#### Information:
-=-=-=-=-

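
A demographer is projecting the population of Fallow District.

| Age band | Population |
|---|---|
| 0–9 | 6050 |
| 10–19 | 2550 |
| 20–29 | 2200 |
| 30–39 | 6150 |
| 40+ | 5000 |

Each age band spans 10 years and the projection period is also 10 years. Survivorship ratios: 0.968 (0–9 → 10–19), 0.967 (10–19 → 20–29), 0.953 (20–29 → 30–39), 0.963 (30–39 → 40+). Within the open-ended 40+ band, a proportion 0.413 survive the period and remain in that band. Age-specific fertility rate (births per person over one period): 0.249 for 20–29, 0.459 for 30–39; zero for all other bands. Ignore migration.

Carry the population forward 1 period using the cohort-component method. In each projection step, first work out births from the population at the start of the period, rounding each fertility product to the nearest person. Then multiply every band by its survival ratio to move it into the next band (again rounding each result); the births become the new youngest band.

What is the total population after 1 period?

[period 1]
Births: 2200 × 0.249 = 548, 6150 × 0.459 = 2823 ⇒ total 3371
10–19: 6050 × 0.968 = 5856
20–29: 2550 × 0.967 = 2466
30–39: 2200 × 0.953 = 2097
40+: 6150 × 0.963 + 5000 × 0.413 = 5922 + 2065 = 7987
Giving 3371 / 5856 / 2466 / 2097 / 7987.
Total after period 1: 3371 + 5856 + 2466 + 2097 + 7987 = 21777

21777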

-=-=-=-=-

#### Your goal:
Among the entries above, find the line with "30–39 | 6150 |" and the line with "Carry the population"; give again exactly these two lines and all lines between them.

#### Written reply:
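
| 30–39 | 6150 |
| 40+ | 5000 |

Each age band spans 10 years and the projection period is also 10 years. Survivorship ratios: 0.968 (0–9 → 10–19), 0.967 (10–19 → 20–29), 0.953 (20–29 → 30–39), 0.963 (30–39 → 40+). Within the open-ended 40+ band, a proportion 0.413 survive the period and remain in that band. Age-specific fertility rate (births per person over one period): 0.249 for 20–29, 0.459 for 30–39; zero for all other bands. Ignore migration.

Carry the population forward 1 period using the cohort-component method. In each projection step, first work out births from the population at the start of the period, rounding each fertility product to the nearest person. Then multiply every band by its survival ratio to move it into the next band (again rounding each result); the births become the new youngest band.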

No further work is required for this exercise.